=== WORK REQUIRED ===
In the records below, take the line containing "Consider the UTF-8" and every line following it, and write them out exactly.
··· DATA TO PROCESS ···
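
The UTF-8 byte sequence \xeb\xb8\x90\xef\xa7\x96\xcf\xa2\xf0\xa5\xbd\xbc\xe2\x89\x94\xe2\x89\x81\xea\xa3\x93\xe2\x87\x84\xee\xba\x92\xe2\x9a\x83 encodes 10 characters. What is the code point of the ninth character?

U+EE92

Offset 0: leading byte 0xEB = 11101011 → 3-byte char #1 = EB B8 90.
Offset 3: leading byte 0xEF = 11101111 → 3-byte char #2 = EF A7 96.
Offset 6: leading byte 0xCF = 11001111 → 2-byte char #3 = CF A2.
Offset 8: leading byte 0xF0 = 11110000 → 4-byte char #4 = F0 A5 BD BC.
Offset 12: leading byte 0xE2 = 11100010 → 3-byte char #5 = E2 89 94.
Offset 15: leading byte 0xE2 = 11100010 → 3-byte char #6 = E2 89 81.
Offset 18: leading byte 0xEA = 11101010 → 3-byte char #7 = EA A3 93.
Offset 21: leading byte 0xE2 = 11100010 → 3-byte char #8 = E2 87 84.
Offset 24: leading byte 0xEE = 11101110 → 3-byte char #9 = EE BA 92.
Leading byte 0xEE = 11101110 matches 1110xxxx → 3-byte sequence.
Byte 1: 0xEE = 11101110, payload 1110 (4 bits).
Byte 2: 0xBA = 10111010 (10xxxxxx ✓), payload 111010.
Byte 3: 0x92 = 10010010 (10xxxxxx ✓), payload 010010.
Concatenate: 1110111010010010 = 0xEE92 (16 bits → U+EE92).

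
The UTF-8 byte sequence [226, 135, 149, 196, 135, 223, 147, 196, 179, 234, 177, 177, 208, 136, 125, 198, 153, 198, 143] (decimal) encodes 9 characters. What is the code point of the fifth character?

U+AC71

Offset 0: leading byte 0xE2 = 11100010 → 3-byte char #1 = E2 87 95.
Offset 3: leading byte 0xC4 = 11000100 → 2-byte char #2 = C4 87.
Offset 5: leading byte 0xDF = 11011111 → 2-byte char #3 = DF 93.
Offset 7: leading byte 0xC4 = 11000100 → 2-byte char #4 = C4 B3.
Offset 9: leading byte 0xEA = 11101010 → 3-byte char #5 = EA B1 B1.
Leading byte 0xEA = 11101010 matches 1110xxxx → 3-byte sequence.
Byte 1: 0xEA = 11101010, payload 1010 (4 bits).
Byte 2: 0xB1 = 10110001 (10xxxxxx ✓), payload 110001.
Byte 3: 0xB1 = 10110001 (10xxxxxx ✓), payload 110001.
Concatenate: 1010110001110001 = 0xAC71 (16 bits → U+AC71).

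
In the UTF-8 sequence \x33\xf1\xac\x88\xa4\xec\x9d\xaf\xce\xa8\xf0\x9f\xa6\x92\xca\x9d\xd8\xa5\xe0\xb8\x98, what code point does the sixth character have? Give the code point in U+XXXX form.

Offset 0: leading byte 0x33 = 00110011 → 1-byte char #1 = 33.
Offset 1: leading byte 0xF1 = 11110001 → 4-byte char #2 = F1 AC 88 A4.
Offset 5: leading byte 0xEC = 11101100 → 3-byte char #3 = EC 9D AF.
Offset 8: leading byte 0xCE = 11001110 → 2-byte char #4 = CE A8.
Offset 10: leading byte 0xF0 = 11110000 → 4-byte char #5 = F0 9F A6 92.
Offset 14: leading byte 0xCA = 11001010 → 2-byte char #6 = CA 9D.
Leading byte 0xCA = 11001010 matches 110xxxxx → 2-byte sequence.
Byte 1: 0xCA = 11001010, payload 01010 (5 bits).
Byte 2: 0x9D = 10011101 (10xxxxxx ✓), payload 011101.
Concatenate: 01010011101 = 0x29D (11 bits → U+029D).

U+029D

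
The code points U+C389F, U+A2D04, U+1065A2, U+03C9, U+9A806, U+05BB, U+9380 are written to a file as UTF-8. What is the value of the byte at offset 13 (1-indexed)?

1-indexed offset 13 is 0-indexed offset 12.
U+C389F → 4-byte form F3 83 A2 9F at offsets 0–3.
U+A2D04 → 4-byte form F2 A2 B4 84 at offsets 4–7.
U+1065A2 → 4-byte form F4 86 96 A2 at offsets 8–11.
U+03C9 → 2-byte form CF 89 at offsets 12–13.
Offset 12 falls in char 4's range; it's byte 1 of CF 89 = 0xCF.

0xCF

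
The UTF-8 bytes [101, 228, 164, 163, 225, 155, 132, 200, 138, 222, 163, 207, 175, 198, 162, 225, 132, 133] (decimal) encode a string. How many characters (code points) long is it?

Byte at offset 0: 0x65 = 01100101 → 1-byte char (#1). Advance 1.
Byte at offset 1: 0xE4 = 11100100 → 3-byte char (#2). Advance 3.
Byte at offset 4: 0xE1 = 11100001 → 3-byte char (#3). Advance 3.
Byte at offset 7: 0xC8 = 11001000 → 2-byte char (#4). Advance 2.
Byte at offset 9: 0xDE = 11011110 → 2-byte char (#5). Advance 2.
Byte at offset 11: 0xCF = 11001111 → 2-byte char (#6). Advance 2.
Byte at offset 13: 0xC6 = 11000110 → 2-byte char (#7). Advance 2.
Byte at offset 15: 0xE1 = 11100001 → 3-byte char (#8). Advance 3.
Reached end at offset 18 after 8 code points.

8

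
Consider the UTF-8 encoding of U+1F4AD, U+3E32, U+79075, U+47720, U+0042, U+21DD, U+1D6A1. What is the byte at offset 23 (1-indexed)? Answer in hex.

1-indexed offset 23 is 0-indexed offset 22.
U+1F4AD → 4-byte form F0 9F 92 AD at offsets 0–3.
U+3E32 → 3-byte form E3 B8 B2 at offsets 4–6.
U+79075 → 4-byte form F1 B9 81 B5 at offsets 7–10.
U+47720 → 4-byte form F1 87 9C A0 at offsets 11–14.
U+0042 → 1-byte form 42 at offsets 15–15.
U+21DD → 3-byte form E2 87 9D at offsets 16–18.
U+1D6A1 → 4-byte form F0 9D 9A A1 at offsets 19–22.
Offset 22 falls in char 7's range; it's byte 4 of F0 9D 9A A1 = 0xA1.

0xA1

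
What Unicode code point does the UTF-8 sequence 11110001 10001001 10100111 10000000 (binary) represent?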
···
=== THE COMPLETED TASK ===
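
Consider the UTF-8 encoding of U+1F4AD, U+3E32, U+79075, U+47720, U+0042, U+21DD, U+1D6A1. What is the byte at offset 23 (1-indexed)? Answer in hex.

1-indexed offset 23 is 0-indexed offset 22.
U+1F4AD → 4-byte form F0 9F 92 AD at offsets 0–3.
U+3E32 → 3-byte form E3 B8 B2 at offsets 4–6.
U+79075 → 4-byte form F1 B9 81 B5 at offsets 7–10.
U+47720 → 4-byte form F1 87 9C A0 at offsets 11–14.
U+0042 → 1-byte form 42 at offsets 15–15.
U+21DD → 3-byte form E2 87 9D at offsets 16–18.
U+1D6A1 → 4-byte form F0 9D 9A A1 at offsets 19–22.
Offset 22 falls in char 7's range; it's byte 4 of F0 9D 9A A1 = 0xA1.

0xA1

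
What Unicode code point does the UTF-8 sequence 11110001 10001001 10100111 10000000 (binary) represent?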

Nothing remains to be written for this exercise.